Collected data entries:

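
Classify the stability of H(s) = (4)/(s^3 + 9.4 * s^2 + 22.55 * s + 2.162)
Denominator: s^3 + 9.4*s^2 + 22.55*s + 2.162 = (s + 4.7)(s + 0.1)(s + 4.6). Poles: -0.1, -4.6, -4.7. Stable (all poles in LHP)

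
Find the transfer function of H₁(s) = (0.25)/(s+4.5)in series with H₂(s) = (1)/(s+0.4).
Series: H = H₁ · H₂ = (n₁·n₂)/(d₁·d₂).
Num: n₁·n₂ = 0.25. Den: d₁·d₂ = s^2 + 4.9*s + 1.8.
H(s) = (0.25)/(s^2 + 4.9*s + 1.8)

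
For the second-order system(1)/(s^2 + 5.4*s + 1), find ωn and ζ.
Standard form: ωn²/(s²+2ζωn·s+ωn²).
const=1=ωn² → ωn=1, s coeff=5.4=2ζωn → ζ=2.7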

EXERCISE INSTRUCTIONS:
Quote the data above in full, changing nothing.

TASK RESPONSE:
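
Classify the stability of H(s) = (4)/(s^3 + 9.4 * s^2 + 22.55 * s + 2.162)
Denominator: s^3 + 9.4*s^2 + 22.55*s + 2.162 = (s + 4.7)(s + 0.1)(s + 4.6). Poles: -0.1, -4.6, -4.7. Stable (all poles in LHP)

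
Find the transfer function of H₁(s) = (0.25)/(s+4.5)in series with H₂(s) = (1)/(s+0.4).
Series: H = H₁ · H₂ = (n₁·n₂)/(d₁·d₂).
Num: n₁·n₂ = 0.25. Den: d₁·d₂ = s^2 + 4.9*s + 1.8.
H(s) = (0.25)/(s^2 + 4.9*s + 1.8)

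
For the second-order system(1)/(s^2 + 5.4*s + 1), find ωn and ζ.
Standard form: ωn²/(s²+2ζωn·s+ωn²).
const=1=ωn² → ωn=1, s coeff=5.4=2ζωn → ζ=2.7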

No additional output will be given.